» RECORDS PROVIDED:
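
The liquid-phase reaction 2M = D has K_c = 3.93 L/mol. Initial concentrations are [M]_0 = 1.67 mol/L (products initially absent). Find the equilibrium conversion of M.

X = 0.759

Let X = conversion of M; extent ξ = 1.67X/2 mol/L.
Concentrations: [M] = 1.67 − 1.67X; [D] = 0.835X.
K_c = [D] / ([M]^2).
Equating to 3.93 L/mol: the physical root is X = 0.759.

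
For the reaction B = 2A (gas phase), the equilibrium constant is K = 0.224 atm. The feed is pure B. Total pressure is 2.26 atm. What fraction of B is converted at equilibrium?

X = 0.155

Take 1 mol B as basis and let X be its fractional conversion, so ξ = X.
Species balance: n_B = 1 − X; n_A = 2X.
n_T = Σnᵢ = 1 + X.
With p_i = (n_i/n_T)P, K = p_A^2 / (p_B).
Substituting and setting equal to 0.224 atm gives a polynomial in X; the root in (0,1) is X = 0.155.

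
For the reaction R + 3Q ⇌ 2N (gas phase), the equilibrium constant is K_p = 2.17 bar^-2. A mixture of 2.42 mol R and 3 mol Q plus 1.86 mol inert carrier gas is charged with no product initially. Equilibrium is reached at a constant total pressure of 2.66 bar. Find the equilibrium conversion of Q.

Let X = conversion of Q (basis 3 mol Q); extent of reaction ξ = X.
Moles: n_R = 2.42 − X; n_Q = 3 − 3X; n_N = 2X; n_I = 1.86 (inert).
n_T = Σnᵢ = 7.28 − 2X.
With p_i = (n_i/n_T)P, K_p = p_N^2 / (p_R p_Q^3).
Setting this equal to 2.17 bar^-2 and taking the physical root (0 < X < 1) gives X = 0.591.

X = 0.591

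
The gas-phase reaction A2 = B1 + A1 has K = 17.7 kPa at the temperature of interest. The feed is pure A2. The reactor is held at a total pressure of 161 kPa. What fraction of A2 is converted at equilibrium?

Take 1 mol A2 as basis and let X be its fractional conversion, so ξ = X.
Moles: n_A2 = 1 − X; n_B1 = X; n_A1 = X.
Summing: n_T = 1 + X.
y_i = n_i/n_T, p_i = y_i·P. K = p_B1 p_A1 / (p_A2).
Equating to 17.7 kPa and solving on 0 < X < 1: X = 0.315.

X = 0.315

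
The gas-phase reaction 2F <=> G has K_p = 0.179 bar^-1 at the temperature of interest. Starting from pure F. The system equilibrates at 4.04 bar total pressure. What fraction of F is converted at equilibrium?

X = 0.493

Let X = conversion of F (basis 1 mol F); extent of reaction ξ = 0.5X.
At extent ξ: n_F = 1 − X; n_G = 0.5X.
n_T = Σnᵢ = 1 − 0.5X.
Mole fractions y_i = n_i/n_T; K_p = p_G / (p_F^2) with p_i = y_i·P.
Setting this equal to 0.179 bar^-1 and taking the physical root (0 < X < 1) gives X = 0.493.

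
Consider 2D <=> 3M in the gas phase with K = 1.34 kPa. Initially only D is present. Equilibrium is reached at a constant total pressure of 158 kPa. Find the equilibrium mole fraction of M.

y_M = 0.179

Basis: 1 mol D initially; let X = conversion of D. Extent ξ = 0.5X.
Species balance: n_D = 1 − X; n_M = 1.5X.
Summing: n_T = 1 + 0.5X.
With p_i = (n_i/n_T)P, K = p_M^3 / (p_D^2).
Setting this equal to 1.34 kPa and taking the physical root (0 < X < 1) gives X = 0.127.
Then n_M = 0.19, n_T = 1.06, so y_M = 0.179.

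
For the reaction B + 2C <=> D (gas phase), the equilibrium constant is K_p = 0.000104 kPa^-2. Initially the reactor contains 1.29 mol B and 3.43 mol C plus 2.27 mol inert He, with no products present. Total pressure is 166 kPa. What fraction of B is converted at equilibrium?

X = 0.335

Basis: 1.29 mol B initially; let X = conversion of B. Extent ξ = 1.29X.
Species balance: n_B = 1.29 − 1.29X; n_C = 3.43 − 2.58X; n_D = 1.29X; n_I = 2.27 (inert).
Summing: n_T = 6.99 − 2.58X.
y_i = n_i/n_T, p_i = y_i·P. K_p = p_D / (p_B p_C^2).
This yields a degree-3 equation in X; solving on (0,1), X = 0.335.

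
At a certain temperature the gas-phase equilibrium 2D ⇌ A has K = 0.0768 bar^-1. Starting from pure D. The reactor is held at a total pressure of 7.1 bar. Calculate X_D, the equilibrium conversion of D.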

» YOUR GOAL: Copy exactly the lines of the listing above, beginning at the line with "The gas-phase reaction A2" and ending at its final line; write out nothing else.

» EXERCISE OUTPUT:
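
The gas-phase reaction A2 = B1 + A1 has K = 17.7 kPa at the temperature of interest. The feed is pure A2. The reactor is held at a total pressure of 161 kPa. What fraction of A2 is converted at equilibrium?

Take 1 mol A2 as basis and let X be its fractional conversion, so ξ = X.
Moles: n_A2 = 1 − X; n_B1 = X; n_A1 = X.
Summing: n_T = 1 + X.
y_i = n_i/n_T, p_i = y_i·P. K = p_B1 p_A1 / (p_A2).
Equating to 17.7 kPa and solving on 0 < X < 1: X = 0.315.

X = 0.315

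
The gas-phase reaction 2F <=> G has K_p = 0.179 bar^-1 at the temperature of interest. Starting from pure F. The system equilibrates at 4.04 bar total pressure. What fraction of F is converted at equilibrium?

X = 0.493

Let X = conversion of F (basis 1 mol F); extent of reaction ξ = 0.5X.
At extent ξ: n_F = 1 − X; n_G = 0.5X.
n_T = Σnᵢ = 1 − 0.5X.
Mole fractions y_i = n_i/n_T; K_p = p_G / (p_F^2) with p_i = y_i·P.
Setting this equal to 0.179 bar^-1 and taking the physical root (0 < X < 1) gives X = 0.493.

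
Consider 2D <=> 3M in the gas phase with K = 1.34 kPa. Initially only D is present. Equilibrium is reached at a constant total pressure of 158 kPa. Find the equilibrium mole fraction of M.

y_M = 0.179

Basis: 1 mol D initially; let X = conversion of D. Extent ξ = 0.5X.
Species balance: n_D = 1 − X; n_M = 1.5X.
Summing: n_T = 1 + 0.5X.
With p_i = (n_i/n_T)P, K = p_M^3 / (p_D^2).
Setting this equal to 1.34 kPa and taking the physical root (0 < X < 1) gives X = 0.127.
Then n_M = 0.19, n_T = 1.06, so y_M = 0.179.

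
For the reaction B + 2C <=> D (gas phase), the equilibrium constant is K_p = 0.000104 kPa^-2. Initially the reactor contains 1.29 mol B and 3.43 mol C plus 2.27 mol inert He, with no products present. Total pressure is 166 kPa. What fraction of B is converted at equilibrium?

X = 0.335

Basis: 1.29 mol B initially; let X = conversion of B. Extent ξ = 1.29X.
Species balance: n_B = 1.29 − 1.29X; n_C = 3.43 − 2.58X; n_D = 1.29X; n_I = 2.27 (inert).
Summing: n_T = 6.99 − 2.58X.
y_i = n_i/n_T, p_i = y_i·P. K_p = p_D / (p_B p_C^2).
This yields a degree-3 equation in X; solving on (0,1), X = 0.335.

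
At a certain temperature the gas-phase equilibrium 2D ⇌ A has K = 0.0768 bar^-1. Starting from pure D. The reactor is held at a total pressure of 7.1 bar. Calculate X_D, the equilibrium conversion of D.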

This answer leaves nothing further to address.